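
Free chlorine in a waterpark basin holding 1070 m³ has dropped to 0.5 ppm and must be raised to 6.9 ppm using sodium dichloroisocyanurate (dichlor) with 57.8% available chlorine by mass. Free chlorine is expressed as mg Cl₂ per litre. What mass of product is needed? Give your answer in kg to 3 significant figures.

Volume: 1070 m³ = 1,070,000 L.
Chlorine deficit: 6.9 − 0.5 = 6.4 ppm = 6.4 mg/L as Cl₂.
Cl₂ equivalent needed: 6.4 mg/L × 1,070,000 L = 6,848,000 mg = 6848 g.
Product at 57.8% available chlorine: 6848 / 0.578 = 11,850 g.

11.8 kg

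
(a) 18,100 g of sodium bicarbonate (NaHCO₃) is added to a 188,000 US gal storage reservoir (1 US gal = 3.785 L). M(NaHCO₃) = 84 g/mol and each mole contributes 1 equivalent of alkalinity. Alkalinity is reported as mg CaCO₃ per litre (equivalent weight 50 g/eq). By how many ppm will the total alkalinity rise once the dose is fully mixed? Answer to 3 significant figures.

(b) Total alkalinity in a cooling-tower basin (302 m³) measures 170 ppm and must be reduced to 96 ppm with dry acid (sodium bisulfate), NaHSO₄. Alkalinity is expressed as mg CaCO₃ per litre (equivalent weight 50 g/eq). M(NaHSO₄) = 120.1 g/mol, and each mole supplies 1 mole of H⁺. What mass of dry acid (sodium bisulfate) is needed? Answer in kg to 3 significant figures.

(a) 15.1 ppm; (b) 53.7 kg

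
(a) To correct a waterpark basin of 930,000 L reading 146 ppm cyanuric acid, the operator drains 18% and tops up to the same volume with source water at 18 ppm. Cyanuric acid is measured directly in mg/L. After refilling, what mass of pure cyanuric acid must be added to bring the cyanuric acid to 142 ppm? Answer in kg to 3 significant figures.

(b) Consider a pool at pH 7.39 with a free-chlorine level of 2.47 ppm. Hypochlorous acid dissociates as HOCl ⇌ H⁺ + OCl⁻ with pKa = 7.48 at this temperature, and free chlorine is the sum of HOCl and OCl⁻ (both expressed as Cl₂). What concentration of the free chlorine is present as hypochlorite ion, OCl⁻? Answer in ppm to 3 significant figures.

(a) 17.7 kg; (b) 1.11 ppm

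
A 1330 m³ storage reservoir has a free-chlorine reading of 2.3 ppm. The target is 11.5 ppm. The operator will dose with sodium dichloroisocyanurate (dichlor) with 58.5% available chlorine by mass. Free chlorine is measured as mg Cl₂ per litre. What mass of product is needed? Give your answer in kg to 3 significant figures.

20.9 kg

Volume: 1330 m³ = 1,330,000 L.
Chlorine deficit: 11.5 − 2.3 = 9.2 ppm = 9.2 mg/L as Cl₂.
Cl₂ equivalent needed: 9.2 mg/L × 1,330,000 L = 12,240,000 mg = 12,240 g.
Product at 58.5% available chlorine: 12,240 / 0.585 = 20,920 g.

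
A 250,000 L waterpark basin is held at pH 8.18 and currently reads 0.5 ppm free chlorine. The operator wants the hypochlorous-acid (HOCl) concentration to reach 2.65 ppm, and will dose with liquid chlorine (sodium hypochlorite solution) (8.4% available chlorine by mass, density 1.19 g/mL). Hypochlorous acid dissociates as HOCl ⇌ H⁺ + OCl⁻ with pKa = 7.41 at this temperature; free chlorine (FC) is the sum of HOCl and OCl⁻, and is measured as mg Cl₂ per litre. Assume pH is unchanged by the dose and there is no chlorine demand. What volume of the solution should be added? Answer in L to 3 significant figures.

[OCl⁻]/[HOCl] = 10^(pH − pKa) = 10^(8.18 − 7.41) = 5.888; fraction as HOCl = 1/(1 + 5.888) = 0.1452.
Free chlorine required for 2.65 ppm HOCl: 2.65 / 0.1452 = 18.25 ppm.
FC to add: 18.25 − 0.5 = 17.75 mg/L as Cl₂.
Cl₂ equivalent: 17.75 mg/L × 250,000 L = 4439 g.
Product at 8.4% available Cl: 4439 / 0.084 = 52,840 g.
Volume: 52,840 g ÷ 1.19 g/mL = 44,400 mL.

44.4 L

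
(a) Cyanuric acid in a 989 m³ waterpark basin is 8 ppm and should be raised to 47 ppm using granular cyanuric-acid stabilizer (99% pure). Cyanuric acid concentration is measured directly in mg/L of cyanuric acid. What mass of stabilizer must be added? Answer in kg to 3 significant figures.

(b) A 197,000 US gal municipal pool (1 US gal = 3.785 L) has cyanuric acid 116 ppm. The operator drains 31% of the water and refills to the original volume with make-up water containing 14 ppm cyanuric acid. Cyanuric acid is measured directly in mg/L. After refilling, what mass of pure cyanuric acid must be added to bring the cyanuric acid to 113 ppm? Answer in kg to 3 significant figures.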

**EXERCISE REQUIREMENTS**:
The answer must be every line of the records that holds the string "Cyanuric".

**EXPECTED OUTPUT**:
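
(a) To correct a waterpark basin of 930,000 L reading 146 ppm cyanuric acid, the operator drains 18% and tops up to the same volume with source water at 18 ppm. Cyanuric acid is measured directly in mg/L. After refilling, what mass of pure cyanuric acid must be added to bring the cyanuric acid to 142 ppm? Answer in kg to 3 significant figures.
(a) Cyanuric acid in a 989 m³ waterpark basin is 8 ppm and should be raised to 47 ppm using granular cyanuric-acid stabilizer (99% pure). Cyanuric acid concentration is measured directly in mg/L of cyanuric acid. What mass of stabilizer must be added? Answer in kg to 3 significant figures.
(b) A 197,000 US gal municipal pool (1 US gal = 3.785 L) has cyanuric acid 116 ppm. The operator drains 31% of the water and refills to the original volume with make-up water containing 14 ppm cyanuric acid. Cyanuric acid is measured directly in mg/L. After refilling, what mass of pure cyanuric acid must be added to bring the cyanuric acid to 113 ppm? Answer in kg to 3 significant figures.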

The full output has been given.